## EXERCISE BRIEF:
Up to and including the line with "Contact angle: 12 degrees", copy the records below exactly from their first line.

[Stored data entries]
+---+
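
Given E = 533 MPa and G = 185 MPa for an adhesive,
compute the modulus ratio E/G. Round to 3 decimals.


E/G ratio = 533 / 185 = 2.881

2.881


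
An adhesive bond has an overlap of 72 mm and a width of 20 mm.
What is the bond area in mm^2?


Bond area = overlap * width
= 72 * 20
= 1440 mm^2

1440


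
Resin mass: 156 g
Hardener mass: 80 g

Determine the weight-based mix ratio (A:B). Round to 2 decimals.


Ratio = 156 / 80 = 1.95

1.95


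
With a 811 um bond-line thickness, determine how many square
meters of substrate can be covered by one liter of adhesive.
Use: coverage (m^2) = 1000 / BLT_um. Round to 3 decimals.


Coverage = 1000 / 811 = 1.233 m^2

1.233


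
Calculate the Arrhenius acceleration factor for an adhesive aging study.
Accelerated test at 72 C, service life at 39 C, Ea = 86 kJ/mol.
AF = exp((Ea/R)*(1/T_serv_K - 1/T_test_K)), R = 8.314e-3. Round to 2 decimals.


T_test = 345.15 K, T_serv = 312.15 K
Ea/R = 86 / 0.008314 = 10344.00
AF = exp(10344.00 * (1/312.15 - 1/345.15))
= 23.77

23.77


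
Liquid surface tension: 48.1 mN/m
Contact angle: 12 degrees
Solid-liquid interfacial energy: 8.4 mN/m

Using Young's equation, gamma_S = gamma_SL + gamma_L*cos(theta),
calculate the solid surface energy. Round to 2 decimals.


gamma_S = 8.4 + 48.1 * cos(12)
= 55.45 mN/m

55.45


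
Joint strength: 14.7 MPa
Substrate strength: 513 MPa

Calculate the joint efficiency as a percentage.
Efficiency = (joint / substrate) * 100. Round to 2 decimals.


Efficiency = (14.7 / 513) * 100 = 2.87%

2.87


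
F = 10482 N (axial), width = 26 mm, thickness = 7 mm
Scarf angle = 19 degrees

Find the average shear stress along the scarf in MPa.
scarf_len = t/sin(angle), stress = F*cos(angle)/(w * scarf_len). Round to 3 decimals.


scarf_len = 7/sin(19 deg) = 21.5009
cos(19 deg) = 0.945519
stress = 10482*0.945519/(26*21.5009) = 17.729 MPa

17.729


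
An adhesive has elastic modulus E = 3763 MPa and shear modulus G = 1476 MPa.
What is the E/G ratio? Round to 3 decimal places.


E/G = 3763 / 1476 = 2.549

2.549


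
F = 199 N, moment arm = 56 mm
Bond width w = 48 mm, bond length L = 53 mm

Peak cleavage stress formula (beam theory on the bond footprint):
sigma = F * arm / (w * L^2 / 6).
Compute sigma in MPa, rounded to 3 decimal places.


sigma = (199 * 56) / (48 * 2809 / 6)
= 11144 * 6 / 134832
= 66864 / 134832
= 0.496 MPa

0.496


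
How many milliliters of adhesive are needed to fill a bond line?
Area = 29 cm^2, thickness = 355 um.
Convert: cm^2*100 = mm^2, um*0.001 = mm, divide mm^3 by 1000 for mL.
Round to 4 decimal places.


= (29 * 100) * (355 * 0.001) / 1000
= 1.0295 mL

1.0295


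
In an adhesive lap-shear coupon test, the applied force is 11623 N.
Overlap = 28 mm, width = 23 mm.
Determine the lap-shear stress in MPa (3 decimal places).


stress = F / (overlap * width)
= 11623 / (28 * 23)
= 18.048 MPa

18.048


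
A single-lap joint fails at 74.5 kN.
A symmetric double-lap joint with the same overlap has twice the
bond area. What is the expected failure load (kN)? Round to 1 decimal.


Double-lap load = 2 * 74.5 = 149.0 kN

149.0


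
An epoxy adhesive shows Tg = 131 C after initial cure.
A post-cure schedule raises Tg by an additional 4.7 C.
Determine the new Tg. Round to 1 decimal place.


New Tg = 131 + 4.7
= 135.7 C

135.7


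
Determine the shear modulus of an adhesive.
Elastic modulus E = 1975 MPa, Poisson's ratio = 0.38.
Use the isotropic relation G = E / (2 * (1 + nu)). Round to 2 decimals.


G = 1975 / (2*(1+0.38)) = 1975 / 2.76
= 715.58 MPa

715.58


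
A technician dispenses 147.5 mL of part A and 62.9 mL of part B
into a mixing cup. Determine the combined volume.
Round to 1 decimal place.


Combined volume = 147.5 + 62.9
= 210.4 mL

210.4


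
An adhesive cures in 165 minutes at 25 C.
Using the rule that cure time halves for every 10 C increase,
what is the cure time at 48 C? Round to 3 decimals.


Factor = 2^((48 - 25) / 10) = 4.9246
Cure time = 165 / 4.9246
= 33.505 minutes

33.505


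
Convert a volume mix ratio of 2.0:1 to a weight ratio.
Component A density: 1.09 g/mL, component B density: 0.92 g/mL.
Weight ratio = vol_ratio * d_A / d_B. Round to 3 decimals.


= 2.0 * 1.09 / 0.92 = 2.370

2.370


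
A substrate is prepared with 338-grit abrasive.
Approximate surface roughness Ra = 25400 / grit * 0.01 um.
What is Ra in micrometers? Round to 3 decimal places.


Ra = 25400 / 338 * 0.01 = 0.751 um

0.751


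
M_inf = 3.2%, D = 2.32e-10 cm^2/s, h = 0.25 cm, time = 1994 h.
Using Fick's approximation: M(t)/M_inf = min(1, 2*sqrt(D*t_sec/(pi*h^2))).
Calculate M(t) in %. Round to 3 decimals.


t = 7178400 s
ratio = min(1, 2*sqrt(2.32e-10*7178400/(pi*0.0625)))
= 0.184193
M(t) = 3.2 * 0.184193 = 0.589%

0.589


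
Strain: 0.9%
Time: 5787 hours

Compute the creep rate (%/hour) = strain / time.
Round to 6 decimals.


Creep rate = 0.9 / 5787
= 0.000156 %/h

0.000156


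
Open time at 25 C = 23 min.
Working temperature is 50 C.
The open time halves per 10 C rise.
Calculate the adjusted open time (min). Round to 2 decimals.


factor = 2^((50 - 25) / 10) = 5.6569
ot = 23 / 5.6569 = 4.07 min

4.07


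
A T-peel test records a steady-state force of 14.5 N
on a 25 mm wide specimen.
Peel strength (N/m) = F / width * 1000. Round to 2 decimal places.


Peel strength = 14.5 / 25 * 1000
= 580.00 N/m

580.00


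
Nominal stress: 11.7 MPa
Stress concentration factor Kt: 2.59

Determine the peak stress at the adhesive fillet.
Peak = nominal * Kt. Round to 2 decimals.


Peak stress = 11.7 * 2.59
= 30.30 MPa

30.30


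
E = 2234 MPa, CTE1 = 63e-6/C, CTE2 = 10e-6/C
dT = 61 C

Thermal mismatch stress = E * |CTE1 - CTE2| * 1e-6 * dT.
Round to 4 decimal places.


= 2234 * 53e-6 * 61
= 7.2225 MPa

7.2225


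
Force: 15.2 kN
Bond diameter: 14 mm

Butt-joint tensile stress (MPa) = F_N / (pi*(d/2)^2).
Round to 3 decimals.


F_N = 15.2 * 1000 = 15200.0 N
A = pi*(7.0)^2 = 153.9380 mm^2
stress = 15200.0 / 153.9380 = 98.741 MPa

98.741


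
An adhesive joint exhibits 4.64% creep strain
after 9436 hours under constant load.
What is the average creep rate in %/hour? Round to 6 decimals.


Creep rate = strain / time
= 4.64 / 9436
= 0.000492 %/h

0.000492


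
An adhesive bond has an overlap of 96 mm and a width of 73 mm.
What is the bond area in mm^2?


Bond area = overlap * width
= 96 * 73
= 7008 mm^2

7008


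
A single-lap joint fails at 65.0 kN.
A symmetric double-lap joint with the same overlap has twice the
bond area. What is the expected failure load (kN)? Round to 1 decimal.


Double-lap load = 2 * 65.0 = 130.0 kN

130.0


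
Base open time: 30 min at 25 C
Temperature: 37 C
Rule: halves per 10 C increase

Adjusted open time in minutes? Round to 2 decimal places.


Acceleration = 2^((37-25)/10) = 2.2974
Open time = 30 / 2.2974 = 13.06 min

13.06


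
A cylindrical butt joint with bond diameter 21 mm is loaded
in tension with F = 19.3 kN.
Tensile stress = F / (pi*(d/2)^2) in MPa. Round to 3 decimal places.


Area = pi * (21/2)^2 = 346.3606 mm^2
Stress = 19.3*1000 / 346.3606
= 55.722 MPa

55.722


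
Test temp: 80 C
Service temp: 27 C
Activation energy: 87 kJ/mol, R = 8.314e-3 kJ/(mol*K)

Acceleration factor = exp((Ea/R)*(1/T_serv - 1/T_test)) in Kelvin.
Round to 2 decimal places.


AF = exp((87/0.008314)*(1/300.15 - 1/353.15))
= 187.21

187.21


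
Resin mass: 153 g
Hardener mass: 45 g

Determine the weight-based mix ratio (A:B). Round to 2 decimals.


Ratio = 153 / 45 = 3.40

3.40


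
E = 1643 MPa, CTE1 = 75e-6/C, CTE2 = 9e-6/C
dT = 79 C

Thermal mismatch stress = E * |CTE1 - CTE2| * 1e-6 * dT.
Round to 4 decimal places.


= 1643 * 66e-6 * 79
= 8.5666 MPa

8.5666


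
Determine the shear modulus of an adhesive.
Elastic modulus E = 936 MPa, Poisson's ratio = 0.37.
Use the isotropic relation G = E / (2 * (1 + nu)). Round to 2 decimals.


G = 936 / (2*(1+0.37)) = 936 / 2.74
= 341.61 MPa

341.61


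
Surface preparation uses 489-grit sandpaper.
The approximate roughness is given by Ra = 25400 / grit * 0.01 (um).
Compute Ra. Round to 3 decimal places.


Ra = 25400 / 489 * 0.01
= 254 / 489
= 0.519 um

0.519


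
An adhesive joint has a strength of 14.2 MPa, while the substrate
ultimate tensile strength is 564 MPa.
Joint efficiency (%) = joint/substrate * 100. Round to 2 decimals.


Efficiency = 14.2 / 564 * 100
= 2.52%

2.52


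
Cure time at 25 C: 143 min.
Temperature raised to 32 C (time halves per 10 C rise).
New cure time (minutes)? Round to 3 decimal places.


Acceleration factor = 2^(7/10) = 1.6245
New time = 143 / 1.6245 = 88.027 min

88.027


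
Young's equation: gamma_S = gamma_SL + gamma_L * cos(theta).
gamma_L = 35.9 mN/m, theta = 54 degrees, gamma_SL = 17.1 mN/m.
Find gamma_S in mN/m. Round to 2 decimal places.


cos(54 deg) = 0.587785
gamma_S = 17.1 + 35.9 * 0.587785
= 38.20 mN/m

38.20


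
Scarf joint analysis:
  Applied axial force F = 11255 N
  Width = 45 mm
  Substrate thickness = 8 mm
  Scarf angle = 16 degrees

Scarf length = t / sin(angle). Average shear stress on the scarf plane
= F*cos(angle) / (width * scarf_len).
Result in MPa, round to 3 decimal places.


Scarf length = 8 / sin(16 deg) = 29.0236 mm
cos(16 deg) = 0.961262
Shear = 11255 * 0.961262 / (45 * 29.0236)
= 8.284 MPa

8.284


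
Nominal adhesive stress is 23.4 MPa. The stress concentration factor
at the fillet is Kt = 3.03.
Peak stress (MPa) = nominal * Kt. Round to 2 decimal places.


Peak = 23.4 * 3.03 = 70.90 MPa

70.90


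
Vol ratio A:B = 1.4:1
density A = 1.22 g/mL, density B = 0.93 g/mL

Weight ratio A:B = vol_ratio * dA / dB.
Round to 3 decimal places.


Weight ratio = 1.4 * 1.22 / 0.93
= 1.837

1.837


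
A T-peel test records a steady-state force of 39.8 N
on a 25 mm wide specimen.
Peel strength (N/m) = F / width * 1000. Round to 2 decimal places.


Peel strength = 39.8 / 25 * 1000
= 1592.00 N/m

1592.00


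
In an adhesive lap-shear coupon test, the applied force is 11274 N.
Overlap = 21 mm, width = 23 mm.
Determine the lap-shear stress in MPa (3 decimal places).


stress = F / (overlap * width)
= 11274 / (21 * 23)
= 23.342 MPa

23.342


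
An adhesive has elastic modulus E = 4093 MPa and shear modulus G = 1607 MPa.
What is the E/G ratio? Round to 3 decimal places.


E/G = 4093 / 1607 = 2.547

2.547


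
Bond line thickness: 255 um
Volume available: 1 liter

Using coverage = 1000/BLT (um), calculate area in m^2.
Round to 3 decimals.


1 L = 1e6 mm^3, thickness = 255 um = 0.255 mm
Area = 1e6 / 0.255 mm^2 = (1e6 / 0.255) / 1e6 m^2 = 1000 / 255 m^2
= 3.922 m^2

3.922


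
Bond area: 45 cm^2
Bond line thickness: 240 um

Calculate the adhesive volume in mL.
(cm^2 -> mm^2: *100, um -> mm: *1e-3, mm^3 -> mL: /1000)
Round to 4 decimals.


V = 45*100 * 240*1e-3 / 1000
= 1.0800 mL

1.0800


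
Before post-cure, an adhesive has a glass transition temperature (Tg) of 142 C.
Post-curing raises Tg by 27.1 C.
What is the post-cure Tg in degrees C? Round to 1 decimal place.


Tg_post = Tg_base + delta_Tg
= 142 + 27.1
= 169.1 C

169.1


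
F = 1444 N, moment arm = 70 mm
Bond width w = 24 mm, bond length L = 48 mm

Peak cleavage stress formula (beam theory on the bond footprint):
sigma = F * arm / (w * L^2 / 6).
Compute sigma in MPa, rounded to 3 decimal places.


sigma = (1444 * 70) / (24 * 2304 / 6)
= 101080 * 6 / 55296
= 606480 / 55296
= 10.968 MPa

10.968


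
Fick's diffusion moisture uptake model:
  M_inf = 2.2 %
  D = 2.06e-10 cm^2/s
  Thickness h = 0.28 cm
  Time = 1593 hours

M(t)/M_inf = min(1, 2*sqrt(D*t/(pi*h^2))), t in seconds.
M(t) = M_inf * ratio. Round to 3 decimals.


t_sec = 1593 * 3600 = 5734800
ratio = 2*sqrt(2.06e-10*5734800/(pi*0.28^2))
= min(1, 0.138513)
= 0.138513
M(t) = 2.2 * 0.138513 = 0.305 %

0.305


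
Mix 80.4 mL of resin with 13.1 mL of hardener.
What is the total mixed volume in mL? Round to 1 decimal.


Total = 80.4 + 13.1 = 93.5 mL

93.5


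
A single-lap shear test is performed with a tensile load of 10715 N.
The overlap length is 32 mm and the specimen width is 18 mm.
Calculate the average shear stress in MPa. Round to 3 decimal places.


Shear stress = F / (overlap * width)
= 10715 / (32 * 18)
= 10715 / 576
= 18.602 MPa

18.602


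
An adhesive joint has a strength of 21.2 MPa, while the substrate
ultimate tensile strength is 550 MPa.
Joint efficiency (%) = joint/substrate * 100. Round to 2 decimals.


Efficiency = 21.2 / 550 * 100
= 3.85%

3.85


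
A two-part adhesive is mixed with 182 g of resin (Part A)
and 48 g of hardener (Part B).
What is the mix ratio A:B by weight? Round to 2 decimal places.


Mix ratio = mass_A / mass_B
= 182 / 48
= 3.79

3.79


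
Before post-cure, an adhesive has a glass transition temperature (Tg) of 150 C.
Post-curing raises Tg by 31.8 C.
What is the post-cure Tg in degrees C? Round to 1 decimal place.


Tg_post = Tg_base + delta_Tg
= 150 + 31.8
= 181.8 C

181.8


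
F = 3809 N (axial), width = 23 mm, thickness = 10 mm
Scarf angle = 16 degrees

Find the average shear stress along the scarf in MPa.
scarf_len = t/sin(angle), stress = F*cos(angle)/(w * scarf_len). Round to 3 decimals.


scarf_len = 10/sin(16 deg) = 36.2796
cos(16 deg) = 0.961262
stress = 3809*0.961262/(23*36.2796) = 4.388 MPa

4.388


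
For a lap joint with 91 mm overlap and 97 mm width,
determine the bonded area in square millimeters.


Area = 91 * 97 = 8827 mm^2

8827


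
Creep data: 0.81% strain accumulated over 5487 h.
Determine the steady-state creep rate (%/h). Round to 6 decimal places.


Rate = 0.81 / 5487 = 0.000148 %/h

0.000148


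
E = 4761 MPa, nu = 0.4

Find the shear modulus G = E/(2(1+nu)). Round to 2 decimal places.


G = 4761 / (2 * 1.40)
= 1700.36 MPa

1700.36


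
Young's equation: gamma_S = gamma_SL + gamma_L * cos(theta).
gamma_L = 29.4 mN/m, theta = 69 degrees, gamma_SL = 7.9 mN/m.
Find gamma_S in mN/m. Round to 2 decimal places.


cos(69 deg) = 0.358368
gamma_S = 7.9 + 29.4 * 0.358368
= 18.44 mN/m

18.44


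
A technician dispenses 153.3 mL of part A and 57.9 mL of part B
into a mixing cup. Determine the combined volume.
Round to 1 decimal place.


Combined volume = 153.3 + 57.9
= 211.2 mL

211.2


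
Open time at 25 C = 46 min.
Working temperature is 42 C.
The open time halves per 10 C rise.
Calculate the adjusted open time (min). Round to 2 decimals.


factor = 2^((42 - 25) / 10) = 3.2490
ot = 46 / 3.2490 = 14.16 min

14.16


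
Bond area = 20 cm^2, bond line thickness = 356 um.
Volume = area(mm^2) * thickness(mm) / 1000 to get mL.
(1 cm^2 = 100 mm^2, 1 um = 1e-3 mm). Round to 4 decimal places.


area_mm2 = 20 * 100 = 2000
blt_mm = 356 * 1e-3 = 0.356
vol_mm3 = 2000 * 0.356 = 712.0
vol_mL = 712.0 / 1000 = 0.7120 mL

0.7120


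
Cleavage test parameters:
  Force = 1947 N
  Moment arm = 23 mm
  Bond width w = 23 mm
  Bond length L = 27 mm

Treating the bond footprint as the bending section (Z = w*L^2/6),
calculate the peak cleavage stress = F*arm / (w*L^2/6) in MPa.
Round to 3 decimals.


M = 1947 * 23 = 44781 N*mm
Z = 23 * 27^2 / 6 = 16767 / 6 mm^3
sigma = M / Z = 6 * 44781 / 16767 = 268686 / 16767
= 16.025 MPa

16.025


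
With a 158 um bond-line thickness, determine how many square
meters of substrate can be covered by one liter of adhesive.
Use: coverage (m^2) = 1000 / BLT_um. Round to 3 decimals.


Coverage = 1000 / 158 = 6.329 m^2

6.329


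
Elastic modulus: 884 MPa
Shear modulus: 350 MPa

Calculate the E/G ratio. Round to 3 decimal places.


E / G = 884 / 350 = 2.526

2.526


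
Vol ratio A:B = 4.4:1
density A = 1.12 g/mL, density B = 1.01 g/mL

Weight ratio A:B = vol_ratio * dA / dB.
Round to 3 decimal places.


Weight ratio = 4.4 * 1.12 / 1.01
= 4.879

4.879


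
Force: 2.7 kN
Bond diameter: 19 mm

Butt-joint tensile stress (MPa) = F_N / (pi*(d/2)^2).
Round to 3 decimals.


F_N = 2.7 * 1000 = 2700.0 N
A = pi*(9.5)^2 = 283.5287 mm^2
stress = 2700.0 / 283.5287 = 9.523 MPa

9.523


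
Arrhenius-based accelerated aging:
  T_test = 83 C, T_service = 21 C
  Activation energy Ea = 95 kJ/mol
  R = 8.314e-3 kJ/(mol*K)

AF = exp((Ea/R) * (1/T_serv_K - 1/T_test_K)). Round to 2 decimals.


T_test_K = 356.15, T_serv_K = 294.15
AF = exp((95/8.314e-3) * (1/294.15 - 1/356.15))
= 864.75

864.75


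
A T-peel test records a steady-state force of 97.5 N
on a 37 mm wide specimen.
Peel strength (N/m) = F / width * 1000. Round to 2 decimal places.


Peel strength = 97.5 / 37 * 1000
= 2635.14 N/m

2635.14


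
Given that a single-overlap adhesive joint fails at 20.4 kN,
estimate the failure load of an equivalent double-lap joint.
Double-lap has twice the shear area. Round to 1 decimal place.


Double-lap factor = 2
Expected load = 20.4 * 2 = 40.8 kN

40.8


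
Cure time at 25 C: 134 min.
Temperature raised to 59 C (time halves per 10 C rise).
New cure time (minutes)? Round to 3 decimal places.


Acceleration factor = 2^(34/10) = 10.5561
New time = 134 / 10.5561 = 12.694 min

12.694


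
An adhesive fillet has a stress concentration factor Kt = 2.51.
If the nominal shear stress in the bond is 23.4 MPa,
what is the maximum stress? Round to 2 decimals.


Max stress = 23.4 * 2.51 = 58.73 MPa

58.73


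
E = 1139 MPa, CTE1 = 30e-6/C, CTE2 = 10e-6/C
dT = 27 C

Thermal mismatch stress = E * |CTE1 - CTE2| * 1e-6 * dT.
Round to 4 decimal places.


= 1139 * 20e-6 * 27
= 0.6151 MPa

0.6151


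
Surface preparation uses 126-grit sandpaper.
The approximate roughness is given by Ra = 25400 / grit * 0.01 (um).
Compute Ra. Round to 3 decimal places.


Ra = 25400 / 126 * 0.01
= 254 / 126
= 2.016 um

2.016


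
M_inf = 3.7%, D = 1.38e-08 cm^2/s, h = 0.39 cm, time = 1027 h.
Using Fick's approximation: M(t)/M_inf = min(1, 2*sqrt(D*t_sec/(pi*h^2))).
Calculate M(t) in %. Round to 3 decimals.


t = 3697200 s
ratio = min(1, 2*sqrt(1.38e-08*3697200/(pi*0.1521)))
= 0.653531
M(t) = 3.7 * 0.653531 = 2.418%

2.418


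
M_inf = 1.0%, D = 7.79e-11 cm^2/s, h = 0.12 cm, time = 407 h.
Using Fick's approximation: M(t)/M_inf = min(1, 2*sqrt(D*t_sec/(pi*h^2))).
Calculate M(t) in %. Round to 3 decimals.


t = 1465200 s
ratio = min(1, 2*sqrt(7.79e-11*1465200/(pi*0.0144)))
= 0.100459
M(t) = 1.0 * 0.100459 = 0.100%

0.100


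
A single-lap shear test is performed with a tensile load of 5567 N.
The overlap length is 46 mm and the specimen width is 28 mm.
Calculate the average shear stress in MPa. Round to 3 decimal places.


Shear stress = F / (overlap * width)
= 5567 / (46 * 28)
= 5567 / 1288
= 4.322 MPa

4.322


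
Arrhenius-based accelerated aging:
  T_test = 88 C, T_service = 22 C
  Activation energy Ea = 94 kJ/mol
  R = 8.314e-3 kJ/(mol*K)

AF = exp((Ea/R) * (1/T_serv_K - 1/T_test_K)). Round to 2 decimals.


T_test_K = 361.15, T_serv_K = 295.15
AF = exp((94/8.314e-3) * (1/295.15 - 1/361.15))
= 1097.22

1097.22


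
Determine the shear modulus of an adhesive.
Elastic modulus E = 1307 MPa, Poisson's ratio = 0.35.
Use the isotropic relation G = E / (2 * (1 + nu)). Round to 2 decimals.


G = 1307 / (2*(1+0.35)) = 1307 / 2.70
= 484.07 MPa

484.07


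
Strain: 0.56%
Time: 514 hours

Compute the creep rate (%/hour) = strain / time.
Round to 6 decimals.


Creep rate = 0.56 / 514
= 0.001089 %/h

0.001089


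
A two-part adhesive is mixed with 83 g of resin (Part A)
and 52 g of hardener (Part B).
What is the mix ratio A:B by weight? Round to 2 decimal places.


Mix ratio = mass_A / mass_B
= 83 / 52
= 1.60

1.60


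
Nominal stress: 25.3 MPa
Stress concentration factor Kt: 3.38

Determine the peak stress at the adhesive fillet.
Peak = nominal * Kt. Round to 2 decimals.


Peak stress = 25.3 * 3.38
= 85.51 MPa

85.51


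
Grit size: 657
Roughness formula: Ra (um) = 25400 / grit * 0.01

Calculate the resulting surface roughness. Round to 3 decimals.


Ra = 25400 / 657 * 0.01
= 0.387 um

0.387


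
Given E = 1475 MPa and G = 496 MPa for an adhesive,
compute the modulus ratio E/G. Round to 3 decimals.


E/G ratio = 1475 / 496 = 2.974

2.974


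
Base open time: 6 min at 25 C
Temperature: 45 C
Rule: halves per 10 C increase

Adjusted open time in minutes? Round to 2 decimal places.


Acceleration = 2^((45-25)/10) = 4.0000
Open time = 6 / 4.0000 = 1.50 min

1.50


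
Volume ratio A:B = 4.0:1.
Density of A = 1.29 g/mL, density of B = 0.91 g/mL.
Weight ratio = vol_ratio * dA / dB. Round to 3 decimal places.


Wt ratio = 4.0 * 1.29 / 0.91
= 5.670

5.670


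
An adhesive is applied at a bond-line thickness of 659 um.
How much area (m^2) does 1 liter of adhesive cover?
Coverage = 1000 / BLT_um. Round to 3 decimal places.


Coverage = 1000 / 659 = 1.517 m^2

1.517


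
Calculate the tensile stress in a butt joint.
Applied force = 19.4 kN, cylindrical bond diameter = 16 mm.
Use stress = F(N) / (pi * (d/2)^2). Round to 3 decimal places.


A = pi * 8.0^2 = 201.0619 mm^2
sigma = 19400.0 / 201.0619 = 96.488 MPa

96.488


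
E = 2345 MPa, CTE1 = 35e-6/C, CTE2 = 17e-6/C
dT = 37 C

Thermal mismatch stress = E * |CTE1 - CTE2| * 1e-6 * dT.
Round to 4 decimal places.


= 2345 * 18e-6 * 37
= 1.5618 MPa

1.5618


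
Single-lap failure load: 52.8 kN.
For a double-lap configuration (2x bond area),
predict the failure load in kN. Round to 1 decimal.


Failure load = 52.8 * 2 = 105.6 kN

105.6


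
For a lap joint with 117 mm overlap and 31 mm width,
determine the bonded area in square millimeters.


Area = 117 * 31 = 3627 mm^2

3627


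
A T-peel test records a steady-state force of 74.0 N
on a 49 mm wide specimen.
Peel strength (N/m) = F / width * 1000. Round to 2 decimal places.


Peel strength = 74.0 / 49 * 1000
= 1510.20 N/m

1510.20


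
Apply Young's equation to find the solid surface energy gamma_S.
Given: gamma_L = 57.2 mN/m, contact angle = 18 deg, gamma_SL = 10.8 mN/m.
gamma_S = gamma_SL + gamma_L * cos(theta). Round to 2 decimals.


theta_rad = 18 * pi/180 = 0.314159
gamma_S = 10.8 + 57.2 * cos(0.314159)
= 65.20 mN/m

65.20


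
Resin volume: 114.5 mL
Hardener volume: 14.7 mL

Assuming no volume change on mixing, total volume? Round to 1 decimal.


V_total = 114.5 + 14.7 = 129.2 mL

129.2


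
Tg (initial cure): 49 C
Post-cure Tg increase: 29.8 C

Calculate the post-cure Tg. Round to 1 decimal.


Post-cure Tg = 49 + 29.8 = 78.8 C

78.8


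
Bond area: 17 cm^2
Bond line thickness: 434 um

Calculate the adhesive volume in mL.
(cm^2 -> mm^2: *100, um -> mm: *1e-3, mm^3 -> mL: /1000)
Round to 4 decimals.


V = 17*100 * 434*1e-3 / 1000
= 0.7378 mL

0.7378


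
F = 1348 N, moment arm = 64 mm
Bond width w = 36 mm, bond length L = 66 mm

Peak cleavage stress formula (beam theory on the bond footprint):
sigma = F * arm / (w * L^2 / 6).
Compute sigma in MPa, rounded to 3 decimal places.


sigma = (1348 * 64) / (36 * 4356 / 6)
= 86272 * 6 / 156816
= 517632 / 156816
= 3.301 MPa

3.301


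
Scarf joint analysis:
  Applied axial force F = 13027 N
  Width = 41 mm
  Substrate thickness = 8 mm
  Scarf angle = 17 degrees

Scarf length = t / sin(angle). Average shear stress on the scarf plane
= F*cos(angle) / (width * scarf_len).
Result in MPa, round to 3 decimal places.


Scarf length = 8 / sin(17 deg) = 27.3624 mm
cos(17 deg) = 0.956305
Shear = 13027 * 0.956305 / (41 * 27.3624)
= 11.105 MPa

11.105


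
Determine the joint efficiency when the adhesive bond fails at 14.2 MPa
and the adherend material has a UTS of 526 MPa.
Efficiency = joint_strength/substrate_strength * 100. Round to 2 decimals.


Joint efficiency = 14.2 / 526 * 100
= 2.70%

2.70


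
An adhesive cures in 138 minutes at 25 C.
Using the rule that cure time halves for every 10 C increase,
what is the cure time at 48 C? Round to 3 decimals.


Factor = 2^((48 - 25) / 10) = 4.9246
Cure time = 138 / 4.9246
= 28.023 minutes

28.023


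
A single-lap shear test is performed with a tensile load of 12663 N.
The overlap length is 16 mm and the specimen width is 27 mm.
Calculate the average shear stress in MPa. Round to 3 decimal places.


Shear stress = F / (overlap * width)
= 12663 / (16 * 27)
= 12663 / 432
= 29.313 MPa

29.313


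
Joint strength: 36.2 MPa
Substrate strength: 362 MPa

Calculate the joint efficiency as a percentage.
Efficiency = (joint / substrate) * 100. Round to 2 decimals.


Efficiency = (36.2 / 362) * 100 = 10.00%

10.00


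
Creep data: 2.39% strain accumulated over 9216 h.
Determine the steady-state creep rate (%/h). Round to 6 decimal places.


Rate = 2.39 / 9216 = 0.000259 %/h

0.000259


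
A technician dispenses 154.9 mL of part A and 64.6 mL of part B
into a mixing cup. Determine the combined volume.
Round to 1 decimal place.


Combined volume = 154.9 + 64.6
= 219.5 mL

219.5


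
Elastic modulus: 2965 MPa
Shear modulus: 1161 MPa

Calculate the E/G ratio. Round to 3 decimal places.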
+---+
## ANSWER SECTION:
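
Given E = 533 MPa and G = 185 MPa for an adhesive,
compute the modulus ratio E/G. Round to 3 decimals.


E/G ratio = 533 / 185 = 2.881

2.881


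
An adhesive bond has an overlap of 72 mm and a width of 20 mm.
What is the bond area in mm^2?


Bond area = overlap * width
= 72 * 20
= 1440 mm^2

1440


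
Resin mass: 156 g
Hardener mass: 80 g

Determine the weight-based mix ratio (A:B). Round to 2 decimals.


Ratio = 156 / 80 = 1.95

1.95


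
With a 811 um bond-line thickness, determine how many square
meters of substrate can be covered by one liter of adhesive.
Use: coverage (m^2) = 1000 / BLT_um. Round to 3 decimals.


Coverage = 1000 / 811 = 1.233 m^2

1.233


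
Calculate the Arrhenius acceleration factor for an adhesive aging study.
Accelerated test at 72 C, service life at 39 C, Ea = 86 kJ/mol.
AF = exp((Ea/R)*(1/T_serv_K - 1/T_test_K)), R = 8.314e-3. Round to 2 decimals.


T_test = 345.15 K, T_serv = 312.15 K
Ea/R = 86 / 0.008314 = 10344.00
AF = exp(10344.00 * (1/312.15 - 1/345.15))
= 23.77

23.77


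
Liquid surface tension: 48.1 mN/m
Contact angle: 12 degrees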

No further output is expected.